**Assignment:** Copy all records verbatim.

Collected data entries

· · · · ·

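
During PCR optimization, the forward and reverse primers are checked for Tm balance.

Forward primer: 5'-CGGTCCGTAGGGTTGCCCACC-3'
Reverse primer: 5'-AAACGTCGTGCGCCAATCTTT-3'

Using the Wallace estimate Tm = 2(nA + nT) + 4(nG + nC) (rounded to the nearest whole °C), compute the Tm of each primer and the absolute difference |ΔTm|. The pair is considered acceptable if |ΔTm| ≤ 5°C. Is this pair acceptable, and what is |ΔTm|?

Forward: A=2 T=4 G=7 C=8 → Tm = 2·6 + 4·15 = 72°C.
Reverse: A=5 T=6 G=4 C=6 → Tm = 2·11 + 4·10 = 62°C.
|ΔTm| = |72 − 62| = 10°C, > 5°C.

|ΔTm| = 10°C; the pair is not acceptable.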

· · · · ·

**Solution:**
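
During PCR optimization, the forward and reverse primers are checked for Tm balance.

Forward primer: 5'-CGGTCCGTAGGGTTGCCCACC-3'
Reverse primer: 5'-AAACGTCGTGCGCCAATCTTT-3'

Using the Wallace estimate Tm = 2(nA + nT) + 4(nG + nC) (rounded to the nearest whole °C), compute the Tm of each primer and the absolute difference |ΔTm|. The pair is considered acceptable if |ΔTm| ≤ 5°C. Is this pair acceptable, and what is |ΔTm|?

Forward: A=2 T=4 G=7 C=8 → Tm = 2·6 + 4·15 = 72°C.
Reverse: A=5 T=6 G=4 C=6 → Tm = 2·11 + 4·10 = 62°C.
|ΔTm| = |72 − 62| = 10°C, > 5°C.

|ΔTm| = 10°C; the pair is not acceptable.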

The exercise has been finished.